Across all the entries below, count each line that holds "closing" and report the figure only.

- Collected data entries -
>>

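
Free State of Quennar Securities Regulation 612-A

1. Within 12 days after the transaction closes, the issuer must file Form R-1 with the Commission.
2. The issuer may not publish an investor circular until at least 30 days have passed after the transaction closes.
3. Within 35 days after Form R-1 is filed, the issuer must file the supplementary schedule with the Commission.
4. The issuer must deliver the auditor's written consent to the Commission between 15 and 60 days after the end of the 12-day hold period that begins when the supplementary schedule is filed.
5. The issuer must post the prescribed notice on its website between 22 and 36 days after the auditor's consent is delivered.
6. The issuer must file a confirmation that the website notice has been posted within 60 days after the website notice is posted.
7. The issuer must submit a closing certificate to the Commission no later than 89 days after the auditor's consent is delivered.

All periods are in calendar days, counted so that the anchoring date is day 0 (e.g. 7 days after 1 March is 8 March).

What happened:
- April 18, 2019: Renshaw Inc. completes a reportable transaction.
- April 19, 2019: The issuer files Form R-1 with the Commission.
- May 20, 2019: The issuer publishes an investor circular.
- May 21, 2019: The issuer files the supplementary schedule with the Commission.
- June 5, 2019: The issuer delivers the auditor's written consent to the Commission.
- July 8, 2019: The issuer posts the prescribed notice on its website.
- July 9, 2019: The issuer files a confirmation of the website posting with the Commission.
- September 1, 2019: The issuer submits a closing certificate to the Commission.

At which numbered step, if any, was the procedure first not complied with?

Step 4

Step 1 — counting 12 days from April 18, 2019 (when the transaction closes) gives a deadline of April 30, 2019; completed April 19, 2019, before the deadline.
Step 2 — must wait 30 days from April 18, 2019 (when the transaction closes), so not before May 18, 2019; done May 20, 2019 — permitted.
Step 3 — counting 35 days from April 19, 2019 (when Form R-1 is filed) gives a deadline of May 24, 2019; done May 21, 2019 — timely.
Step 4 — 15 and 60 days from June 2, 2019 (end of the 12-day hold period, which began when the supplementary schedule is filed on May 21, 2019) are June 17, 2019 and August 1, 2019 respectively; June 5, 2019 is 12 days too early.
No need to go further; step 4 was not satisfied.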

<<

- Response -
2